= Beginning of Section =

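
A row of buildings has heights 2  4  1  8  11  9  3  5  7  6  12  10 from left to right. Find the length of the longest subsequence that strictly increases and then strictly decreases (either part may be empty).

inc[i] = longest strictly increasing subsequence ending at i; dec[i] = longest strictly decreasing subsequence starting at i:
i:      1  2  3  4  5  6  7  8  9 10 11 12
a[i]:   2  4  1  8 11  9  3  5  7  6 12 10
inc:    1  2  1  3  4  4  2  3  4  4  5  5
dec:    2  2  1  3  4  3  1  1  2  1  2  1
Best peak at i=5 (value 11): inc=4, dec=4, length 4+4−1 = 7.

7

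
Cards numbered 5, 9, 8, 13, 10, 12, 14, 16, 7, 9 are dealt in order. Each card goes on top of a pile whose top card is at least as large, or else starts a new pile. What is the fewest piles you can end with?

6

Place each on the leftmost legal pile:
5 → new pile 1 (tops now [5])
9 → new pile 2 (tops now [5, 9])
8 → pile 2 (tops now [5, 8])
13 → new pile 3 (tops now [5, 8, 13])
10 → pile 3 (tops now [5, 8, 10])
12 → new pile 4 (tops now [5, 8, 10, 12])
14 → new pile 5 (tops now [5, 8, 10, 12, 14])
16 → new pile 6 (tops now [5, 8, 10, 12, 14, 16])
7 → pile 2 (tops now [5, 7, 10, 12, 14, 16])
9 → pile 3 (tops now [5, 7, 9, 12, 14, 16])
Six piles.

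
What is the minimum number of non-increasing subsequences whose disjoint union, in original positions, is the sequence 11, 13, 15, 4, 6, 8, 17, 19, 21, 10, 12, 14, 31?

The minimum number of non-increasing subsequences covering a sequence equals the length of its longest strictly increasing subsequence.
LIS length is 7 (e.g. 11, 13, 15, 17, 19, 21, 31), so 7 piles are needed.

7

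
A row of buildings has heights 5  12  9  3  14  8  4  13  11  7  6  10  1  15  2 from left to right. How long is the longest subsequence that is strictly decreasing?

6

Let dp[i] be the longest strictly decreasing subsequence ending at i:
i:      1  2  3  4  5  6  7  8  9 10 11 12 13 14 15
a[i]:   5 12  9  3 14  8  4 13 11  7  6 10  1 15  2
dp:     1  1  2  3  1  3  4  2  3  4  5  4  6  1  6
Maximum is 6.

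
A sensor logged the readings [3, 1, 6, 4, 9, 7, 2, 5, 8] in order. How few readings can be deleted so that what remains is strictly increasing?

5

Fewest deletions = n − (longest strictly increasing subsequence).
i:     1 2 3 4 5 6 7 8 9
a[i]:  3 1 6 4 9 7 2 5 8
dp:    1 1 2 2 3 3 2 3 4
max dp = 4, so deletions = 9 − 4 = 5.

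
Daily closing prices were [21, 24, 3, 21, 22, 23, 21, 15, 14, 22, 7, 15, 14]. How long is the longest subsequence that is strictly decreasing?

Negate each value so 'decreasing' becomes 'increasing', then run patience tails on the negated sequence:
-21 → extends → [-21]
-24 → replaces -21 → [-24]
-3 → extends → [-24, -3]
-21 → replaces -3 → [-24, -21]
-22 → replaces -21 → [-24, -22]
-23 → replaces -22 → [-24, -23]
-21 → extends → [-24, -23, -21]
-15 → extends → [-24, -23, -21, -15]
-14 → extends → [-24, -23, -21, -15, -14]
-22 → replaces -21 → [-24, -23, -22, -15, -14]
-7 → extends → [-24, -23, -22, -15, -14, -7]
-15 → already a tail → [-24, -23, -22, -15, -14, -7]
-14 → already a tail → [-24, -23, -22, -15, -14, -7]
Six tails, so the longest strictly decreasing subsequence of the original has length 6.

6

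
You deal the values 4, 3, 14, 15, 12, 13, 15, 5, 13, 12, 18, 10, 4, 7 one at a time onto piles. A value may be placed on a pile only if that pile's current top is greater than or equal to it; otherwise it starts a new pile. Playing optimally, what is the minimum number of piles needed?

5

The minimum number of non-increasing subsequences covering a sequence equals the length of its longest strictly increasing subsequence.
LIS length is 5 (e.g. 4, 12, 13, 15, 18), so 5 piles are needed.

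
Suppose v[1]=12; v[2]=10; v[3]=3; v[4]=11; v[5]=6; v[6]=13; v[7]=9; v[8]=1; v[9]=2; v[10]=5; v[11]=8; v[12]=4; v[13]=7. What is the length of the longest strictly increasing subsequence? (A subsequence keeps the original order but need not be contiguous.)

Track the smallest tail for each achievable length (strict):
12 → extends → [12]
10 → replaces 12 → [10]
3 → replaces 10 → [3]
11 → extends → [3, 11]
6 → replaces 11 → [3, 6]
13 → extends → [3, 6, 13]
9 → replaces 13 → [3, 6, 9]
1 → replaces 3 → [1, 6, 9]
2 → replaces 6 → [1, 2, 9]
5 → replaces 9 → [1, 2, 5]
8 → extends → [1, 2, 5, 8]
4 → replaces 5 → [1, 2, 4, 8]
7 → replaces 8 → [1, 2, 4, 7]
Four tails, so the longest strictly increasing subsequence has length 4 (e.g. 1, 2, 5, 8).

4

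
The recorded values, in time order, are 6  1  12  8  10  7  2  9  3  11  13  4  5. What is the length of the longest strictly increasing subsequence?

Track the smallest tail for each achievable length (strict):
6 → extends → [6]
1 → replaces 6 → [1]
12 → extends → [1, 12]
8 → replaces 12 → [1, 8]
10 → extends → [1, 8, 10]
7 → replaces 8 → [1, 7, 10]
2 → replaces 7 → [1, 2, 10]
9 → replaces 10 → [1, 2, 9]
3 → replaces 9 → [1, 2, 3]
11 → extends → [1, 2, 3, 11]
13 → extends → [1, 2, 3, 11, 13]
4 → replaces 11 → [1, 2, 3, 4, 13]
5 → replaces 13 → [1, 2, 3, 4, 5]
Five tails, so the longest strictly increasing subsequence has length 5 (e.g. 6, 8, 10, 11, 13).

5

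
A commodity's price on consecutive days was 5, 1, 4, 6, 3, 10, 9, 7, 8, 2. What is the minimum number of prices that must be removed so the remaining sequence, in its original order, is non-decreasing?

Fewest deletions = n − (longest non-decreasing subsequence).
Patience tails:
5 → extends → [5]
1 → replaces 5 → [1]
4 → extends → [1, 4]
6 → extends → [1, 4, 6]
3 → replaces 4 → [1, 3, 6]
10 → extends → [1, 3, 6, 10]
9 → replaces 10 → [1, 3, 6, 9]
7 → replaces 9 → [1, 3, 6, 7]
8 → extends → [1, 3, 6, 7, 8]
2 → replaces 3 → [1, 2, 6, 7, 8]
Longest non-decreasing subsequence has length 5, so deletions = 10 − 5 = 5.

5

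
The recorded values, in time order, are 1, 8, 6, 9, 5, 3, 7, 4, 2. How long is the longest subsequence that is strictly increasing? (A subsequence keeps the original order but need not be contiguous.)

Let dp[i] be the length of the longest such subsequence ending at index i:
i:     1 2 3 4 5 6 7 8 9
a[i]:  1 8 6 9 5 3 7 4 2
dp:    1 2 2 3 2 2 3 3 2
Maximum dp value is 3.

3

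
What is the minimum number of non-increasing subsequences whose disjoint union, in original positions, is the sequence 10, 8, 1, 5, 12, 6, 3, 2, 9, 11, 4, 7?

5

The minimum number of non-increasing subsequences covering a sequence equals the length of its longest strictly increasing subsequence.
LIS length is 5 (e.g. 1, 5, 6, 9, 11), so 5 piles are needed.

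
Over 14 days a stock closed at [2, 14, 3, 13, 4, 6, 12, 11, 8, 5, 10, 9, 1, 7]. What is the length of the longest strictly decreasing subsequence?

7

Negate each value so 'decreasing' becomes 'increasing', then run patience tails on the negated sequence:
-2 → extends → [-2]
-14 → replaces -2 → [-14]
-3 → extends → [-14, -3]
-13 → replaces -3 → [-14, -13]
-4 → extends → [-14, -13, -4]
-6 → replaces -4 → [-14, -13, -6]
-12 → replaces -6 → [-14, -13, -12]
-11 → extends → [-14, -13, -12, -11]
-8 → extends → [-14, -13, -12, -11, -8]
-5 → extends → [-14, -13, -12, -11, -8, -5]
-10 → replaces -8 → [-14, -13, -12, -11, -10, -5]
-9 → replaces -5 → [-14, -13, -12, -11, -10, -9]
-1 → extends → [-14, -13, -12, -11, -10, -9, -1]
-7 → replaces -1 → [-14, -13, -12, -11, -10, -9, -7]
Seven tails, so the longest strictly decreasing subsequence of the original has length 7.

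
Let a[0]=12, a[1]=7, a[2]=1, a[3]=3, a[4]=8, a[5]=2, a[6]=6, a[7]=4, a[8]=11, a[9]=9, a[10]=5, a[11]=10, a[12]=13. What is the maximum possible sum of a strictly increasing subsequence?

Let S[i] be the best sum of a strictly increasing subsequence ending at i:
i:      0  1  2  3  4  5  6  7  8  9 10 11 12
a[i]:  12  7  1  3  8  2  6  4 11  9  5 10 13
S:     12  7  1  4 15  3 10  8 26 24 13 34 47
Maximum is 47 (e.g. 7 + 8 + 9 + 10 + 13).

47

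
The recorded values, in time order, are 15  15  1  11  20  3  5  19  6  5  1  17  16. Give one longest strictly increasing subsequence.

1, 3, 5, 6, 17

Patience tails give the LIS length; then backtrack through the dp parents:
15 → extends → [15]
15 → already a tail → [15]
1 → replaces 15 → [1]
11 → extends → [1, 11]
20 → extends → [1, 11, 20]
3 → replaces 11 → [1, 3, 20]
5 → replaces 20 → [1, 3, 5]
19 → extends → [1, 3, 5, 19]
6 → replaces 19 → [1, 3, 5, 6]
5 → already a tail → [1, 3, 5, 6]
1 → already a tail → [1, 3, 5, 6]
17 → extends → [1, 3, 5, 6, 17]
16 → replaces 17 → [1, 3, 5, 6, 16]
Length 5; one witness is 1, 3, 5, 6, 17.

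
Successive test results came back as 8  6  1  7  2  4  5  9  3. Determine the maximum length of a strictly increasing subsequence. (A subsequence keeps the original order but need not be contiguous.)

5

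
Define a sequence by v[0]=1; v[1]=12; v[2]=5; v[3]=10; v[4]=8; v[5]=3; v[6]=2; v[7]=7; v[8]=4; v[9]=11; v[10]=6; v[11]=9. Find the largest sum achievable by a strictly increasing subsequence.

Let S[i] be the best sum of a strictly increasing subsequence ending at i:
i:      0  1  2  3  4  5  6  7  8  9 10 11
v[i]:   1 12  5 10  8  3  2  7  4 11  6  9
S:      1 13  6 16 14  4  3 13  8 27 14 23
Maximum is 27 (e.g. 1 + 5 + 10 + 11).

27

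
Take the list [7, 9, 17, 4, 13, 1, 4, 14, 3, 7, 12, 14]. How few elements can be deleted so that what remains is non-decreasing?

7

Fewest deletions = n − (longest non-decreasing subsequence).
i:      1  2  3  4  5  6  7  8  9 10 11 12
a[i]:   7  9 17  4 13  1  4 14  3  7 12 14
dp:     1  2  3  1  3  1  2  4  2  3  4  5
max dp = 5, so deletions = 12 − 5 = 7.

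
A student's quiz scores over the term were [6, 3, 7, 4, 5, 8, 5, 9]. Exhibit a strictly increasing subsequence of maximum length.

3, 4, 5, 8, 9

Patience tails give the LIS length; then backtrack through the dp parents:
6 → extends → [6]
3 → replaces 6 → [3]
7 → extends → [3, 7]
4 → replaces 7 → [3, 4]
5 → extends → [3, 4, 5]
8 → extends → [3, 4, 5, 8]
5 → already a tail → [3, 4, 5, 8]
9 → extends → [3, 4, 5, 8, 9]
Length 5; one witness is 3, 4, 5, 8, 9.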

= End of Section =

ACTIVITY =>
Reproduce exactly, with nothing added, the lines from the one that contains "Take the list" to the end of the data.

TASK RESULT =>
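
Take the list [7, 9, 17, 4, 13, 1, 4, 14, 3, 7, 12, 14]. How few elements can be deleted so that what remains is non-decreasing?

7

Fewest deletions = n − (longest non-decreasing subsequence).
i:      1  2  3  4  5  6  7  8  9 10 11 12
a[i]:   7  9 17  4 13  1  4 14  3  7 12 14
dp:     1  2  3  1  3  1  2  4  2  3  4  5
max dp = 5, so deletions = 12 − 5 = 7.

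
A student's quiz scores over the term were [6, 3, 7, 4, 5, 8, 5, 9]. Exhibit a strictly increasing subsequence of maximum length.

3, 4, 5, 8, 9

Patience tails give the LIS length; then backtrack through the dp parents:
6 → extends → [6]
3 → replaces 6 → [3]
7 → extends → [3, 7]
4 → replaces 7 → [3, 4]
5 → extends → [3, 4, 5]
8 → extends → [3, 4, 5, 8]
5 → already a tail → [3, 4, 5, 8]
9 → extends → [3, 4, 5, 8, 9]
Length 5; one witness is 3, 4, 5, 8, 9.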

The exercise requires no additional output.